> Prompt
Pull out every line below holding the word "Consider".

*** Opening Listed entries ***

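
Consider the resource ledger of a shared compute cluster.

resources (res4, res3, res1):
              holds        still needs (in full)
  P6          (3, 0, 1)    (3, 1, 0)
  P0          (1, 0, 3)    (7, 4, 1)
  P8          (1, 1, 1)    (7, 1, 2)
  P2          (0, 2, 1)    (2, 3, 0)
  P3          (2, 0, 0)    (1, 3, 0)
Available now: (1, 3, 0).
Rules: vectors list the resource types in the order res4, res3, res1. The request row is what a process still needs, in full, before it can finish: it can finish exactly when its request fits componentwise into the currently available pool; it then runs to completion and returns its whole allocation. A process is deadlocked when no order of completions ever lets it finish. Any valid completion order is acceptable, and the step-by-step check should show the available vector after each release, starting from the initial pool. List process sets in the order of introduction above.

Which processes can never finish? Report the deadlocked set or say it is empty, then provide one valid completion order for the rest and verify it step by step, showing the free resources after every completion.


The deadlocked set is P0 and P8.
Key observation: the wall is res4: completing P3, P2, P6 brings the pool only to (6, 5, 2), and all the rest need more.
A valid finishing order for the others: P3, P2, P6. Check, step by step:
  pool = (1, 3, 0)
  P3 needs (1, 3, 0) <= (1, 3, 0) -> finishes; pool += (2, 0, 0) = (3, 3, 0)
  P2 needs (2, 3, 0) <= (3, 3, 0) -> finishes; pool += (0, 2, 1) = (3, 5, 1)
  P6 needs (3, 1, 0) <= (3, 5, 1) -> finishes; pool += (3, 0, 1) = (6, 5, 2)
None of the blocked processes ever fits:
  blocked: P0 wants (7, 4, 1), pool (6, 5, 2) — not enough res4
  blocked: P8 wants (7, 1, 2), pool (6, 5, 2) — not enough res4


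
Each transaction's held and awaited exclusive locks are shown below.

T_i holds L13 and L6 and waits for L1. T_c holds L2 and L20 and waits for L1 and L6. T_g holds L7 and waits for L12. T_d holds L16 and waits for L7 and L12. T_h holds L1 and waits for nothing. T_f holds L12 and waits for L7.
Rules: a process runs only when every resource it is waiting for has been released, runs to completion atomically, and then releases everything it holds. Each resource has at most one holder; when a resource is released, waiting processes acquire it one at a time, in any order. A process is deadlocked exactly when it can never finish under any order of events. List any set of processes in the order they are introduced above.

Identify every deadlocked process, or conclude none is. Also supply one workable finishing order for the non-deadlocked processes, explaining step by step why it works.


Deadlocked: T_g, T_d and T_f.
Key observation: T_g -> T_f -> T_g is a circular wait — nothing in it can go first; T_d waits into the deadlock from upstream.
One completion order for the rest: T_h, T_i, T_c.
Walking it through:
  run T_h (it waits on nothing); releases L1
  T_i: everything it awaited (L1) is free; runs, freeing L13 and L6
  T_c: everything it awaited (L1 and L6) is free; runs, freeing L2 and L20


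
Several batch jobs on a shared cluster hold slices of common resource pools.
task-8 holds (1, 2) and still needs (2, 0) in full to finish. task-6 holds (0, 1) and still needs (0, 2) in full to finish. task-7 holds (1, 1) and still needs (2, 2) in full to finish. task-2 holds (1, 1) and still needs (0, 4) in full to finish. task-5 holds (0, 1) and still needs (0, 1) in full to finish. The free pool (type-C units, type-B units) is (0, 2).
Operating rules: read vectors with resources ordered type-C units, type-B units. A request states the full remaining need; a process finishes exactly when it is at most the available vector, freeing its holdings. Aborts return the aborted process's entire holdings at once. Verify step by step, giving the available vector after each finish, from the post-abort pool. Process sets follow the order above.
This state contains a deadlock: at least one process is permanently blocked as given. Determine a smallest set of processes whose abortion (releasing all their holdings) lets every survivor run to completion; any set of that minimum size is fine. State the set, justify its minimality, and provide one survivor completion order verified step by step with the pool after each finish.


Abort task-8.
Key observation: the returned (1, 2) from task-8 is what brings task-7 — unrunnable before, under any order — into play at step 3.
Why nothing smaller works: aborting no one leaves the state deadlocked as given.
One survivor order: task-2, task-5, task-7, task-6. Walking it through (post-abort pool first):
  pool = (1, 4)
  task-2 needs (0, 4) <= (1, 4) -> finishes; pool += (1, 1) = (2, 5)
  task-5 needs (0, 1) <= (2, 5) -> finishes; pool += (0, 1) = (2, 6)
  task-7 needs (2, 2) <= (2, 6) -> finishes; pool += (1, 1) = (3, 7)
  task-6 needs (0, 2) <= (3, 7) -> finishes; pool += (0, 1) = (3, 8)


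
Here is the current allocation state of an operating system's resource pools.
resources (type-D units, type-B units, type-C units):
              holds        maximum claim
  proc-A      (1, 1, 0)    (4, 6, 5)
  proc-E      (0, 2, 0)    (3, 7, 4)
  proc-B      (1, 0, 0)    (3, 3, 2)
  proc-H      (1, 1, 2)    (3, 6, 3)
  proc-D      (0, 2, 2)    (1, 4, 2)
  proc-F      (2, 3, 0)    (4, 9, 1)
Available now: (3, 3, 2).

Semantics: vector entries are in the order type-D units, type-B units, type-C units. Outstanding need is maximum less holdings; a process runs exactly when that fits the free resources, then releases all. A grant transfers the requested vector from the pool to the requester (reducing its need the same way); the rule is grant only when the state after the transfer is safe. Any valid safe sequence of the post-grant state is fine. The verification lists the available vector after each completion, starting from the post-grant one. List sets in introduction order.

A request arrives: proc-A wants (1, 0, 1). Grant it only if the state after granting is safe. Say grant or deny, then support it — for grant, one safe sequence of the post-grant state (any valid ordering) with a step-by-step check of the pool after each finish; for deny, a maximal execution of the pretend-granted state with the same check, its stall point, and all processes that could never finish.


GRANT — the state after the grant stays safe, e.g. via proc-D, proc-H, proc-F, proc-E, proc-A, proc-B.
Key observation: granting shrinks the pool to (2, 3, 1), yet proc-D still fits and the chain goes through.
Verifying the post-grant state step by step:
  pool = (2, 3, 1)
  run proc-D (needs (1, 2, 0), free (2, 3, 1)); after release of (0, 2, 2) the pool is (2, 5, 3)
  run proc-H (needs (2, 5, 1), free (2, 5, 3)); after release of (1, 1, 2) the pool is (3, 6, 5)
  run proc-F (needs (2, 6, 1), free (3, 6, 5)); after release of (2, 3, 0) the pool is (5, 9, 5)
  run proc-E (needs (3, 5, 4), free (5, 9, 5)); after release of (0, 2, 0) the pool is (5, 11, 5)
  run proc-A (needs (2, 5, 4), free (5, 11, 5)); after release of (2, 1, 1) the pool is (7, 12, 6)
  run proc-B (needs (2, 3, 2), free (7, 12, 6)); after release of (1, 0, 0) the pool is (8, 12, 6)


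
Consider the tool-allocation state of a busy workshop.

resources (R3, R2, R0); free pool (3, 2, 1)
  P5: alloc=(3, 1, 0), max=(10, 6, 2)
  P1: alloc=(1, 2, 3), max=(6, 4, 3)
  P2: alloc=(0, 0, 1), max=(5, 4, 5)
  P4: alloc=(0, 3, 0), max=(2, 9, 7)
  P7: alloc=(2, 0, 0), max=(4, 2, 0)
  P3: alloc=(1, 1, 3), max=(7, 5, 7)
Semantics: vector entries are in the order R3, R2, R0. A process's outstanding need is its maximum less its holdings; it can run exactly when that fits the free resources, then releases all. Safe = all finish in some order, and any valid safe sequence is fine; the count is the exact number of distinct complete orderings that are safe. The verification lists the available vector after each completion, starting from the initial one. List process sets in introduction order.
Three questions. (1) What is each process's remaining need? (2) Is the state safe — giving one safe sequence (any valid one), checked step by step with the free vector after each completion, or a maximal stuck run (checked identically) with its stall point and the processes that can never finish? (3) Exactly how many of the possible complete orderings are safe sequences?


(1) Need matrix, components ordered R3, R2, R0:
  P5: (7, 5, 2)
  P1: (5, 2, 0)
  P2: (5, 4, 4)
  P4: (2, 6, 7)
  P7: (2, 2, 0)
  P3: (6, 4, 4)
(2) The state is SAFE; one workable sequence: P7, P1, P3, P2, P5, P4.
Key observation: P7 marks the first exact bind of the order: its need (2, 2, 0) fits the free (3, 2, 1) with zero slack on a requested resource.
Verifying each step:
  pool = (3, 2, 1)
  run P7 (needs (2, 2, 0), free (3, 2, 1)); after release of (2, 0, 0) the pool is (5, 2, 1)
  run P1 (needs (5, 2, 0), free (5, 2, 1)); after release of (1, 2, 3) the pool is (6, 4, 4)
  run P3 (needs (6, 4, 4), free (6, 4, 4)); after release of (1, 1, 3) the pool is (7, 5, 7)
  run P2 (needs (5, 4, 4), free (7, 5, 7)); after release of (0, 0, 1) the pool is (7, 5, 8)
  run P5 (needs (7, 5, 2), free (7, 5, 8)); after release of (3, 1, 0) the pool is (10, 6, 8)
  run P4 (needs (2, 6, 7), free (10, 6, 8)); after release of (0, 3, 0) the pool is (10, 9, 8)
(3) Precisely 4 of the possible complete orderings are safe sequences.


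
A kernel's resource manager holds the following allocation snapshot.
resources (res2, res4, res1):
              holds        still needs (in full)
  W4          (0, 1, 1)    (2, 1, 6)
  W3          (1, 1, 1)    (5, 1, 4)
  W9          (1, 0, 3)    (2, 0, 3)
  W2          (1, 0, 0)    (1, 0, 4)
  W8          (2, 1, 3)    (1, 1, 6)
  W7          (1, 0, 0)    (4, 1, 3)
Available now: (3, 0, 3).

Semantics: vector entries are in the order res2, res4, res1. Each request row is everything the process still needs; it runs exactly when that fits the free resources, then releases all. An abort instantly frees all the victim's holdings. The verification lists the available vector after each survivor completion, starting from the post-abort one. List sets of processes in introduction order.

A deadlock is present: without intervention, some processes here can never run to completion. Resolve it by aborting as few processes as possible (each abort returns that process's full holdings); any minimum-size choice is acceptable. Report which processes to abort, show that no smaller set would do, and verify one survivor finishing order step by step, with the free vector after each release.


Abort W8.
Key observation: W4 was stuck for good until W8 gave back (2, 1, 3); in the order shown it finishes at step 2.
No smaller set exists: with zero aborts the deadlock remains.
One survivor order: W2, W4, W3, W9, W7. Step-by-step check (post-abort pool first):
  pool = (5, 1, 6)
  W2 needs (1, 0, 4) <= (5, 1, 6) -> finishes; pool += (1, 0, 0) = (6, 1, 6)
  W4 needs (2, 1, 6) <= (6, 1, 6) -> finishes; pool += (0, 1, 1) = (6, 2, 7)
  W3 needs (5, 1, 4) <= (6, 2, 7) -> finishes; pool += (1, 1, 1) = (7, 3, 8)
  W9 needs (2, 0, 3) <= (7, 3, 8) -> finishes; pool += (1, 0, 3) = (8, 3, 11)
  W7 needs (4, 1, 3) <= (8, 3, 11) -> finishes; pool += (1, 0, 0) = (9, 3, 11)


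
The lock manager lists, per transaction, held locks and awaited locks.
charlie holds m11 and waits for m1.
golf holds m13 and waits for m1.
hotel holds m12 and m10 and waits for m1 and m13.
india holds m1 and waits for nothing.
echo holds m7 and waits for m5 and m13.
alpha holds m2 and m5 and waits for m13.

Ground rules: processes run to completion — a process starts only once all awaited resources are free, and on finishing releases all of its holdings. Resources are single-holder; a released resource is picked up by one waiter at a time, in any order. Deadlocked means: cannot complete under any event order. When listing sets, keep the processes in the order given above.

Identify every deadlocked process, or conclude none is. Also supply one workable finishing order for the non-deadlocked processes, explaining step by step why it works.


Nothing here is deadlocked.
Key observation: the wait relation is loop-free; peeling off processes with no waits unwinds the whole state.
One completion order for the rest: india, golf, hotel, alpha, echo, charlie.
Step-by-step check:
  run india (it waits on nothing); releases m1
  golf waits on m1 — all released -> runs and releases m13
  hotel waits on m1 and m13 — all released -> runs and releases m12 and m10
  alpha waits on m13 — all released -> runs and releases m2 and m5
  echo waits on m5 and m13 — all released -> runs and releases m7
  charlie waits on m1 — all released -> runs and releases m11


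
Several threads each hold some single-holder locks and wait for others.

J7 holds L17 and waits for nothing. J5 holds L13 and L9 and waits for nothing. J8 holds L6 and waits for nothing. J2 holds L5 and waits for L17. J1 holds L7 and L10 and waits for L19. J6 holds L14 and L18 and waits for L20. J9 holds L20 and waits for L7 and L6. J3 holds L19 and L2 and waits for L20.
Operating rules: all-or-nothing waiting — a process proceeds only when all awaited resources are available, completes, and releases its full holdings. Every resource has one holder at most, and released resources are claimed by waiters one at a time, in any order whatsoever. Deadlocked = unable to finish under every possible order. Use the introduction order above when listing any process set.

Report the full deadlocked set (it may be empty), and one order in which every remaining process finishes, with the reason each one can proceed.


Deadlocked set: J1, J6, J9 and J3.
Key observation: along J1 -> J3 -> J9 -> J1, each member waits on what the next one holds — a deadlock; J6 waits into the deadlock from upstream.
One completion order for the rest: J8, J5, J7, J2.
Step-by-step check:
  J8: no waits; runs immediately, freeing L6
  J5: no waits; runs immediately, freeing L13 and L9
  J7: no waits; runs immediately, freeing L17
  run J2 (all its waits — L17 — are resolved); releases L5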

*** Closing Listed entries ***

> Output for this task
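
Consider the resource ledger of a shared compute cluster.
Consider the tool-allocation state of a busy workshop.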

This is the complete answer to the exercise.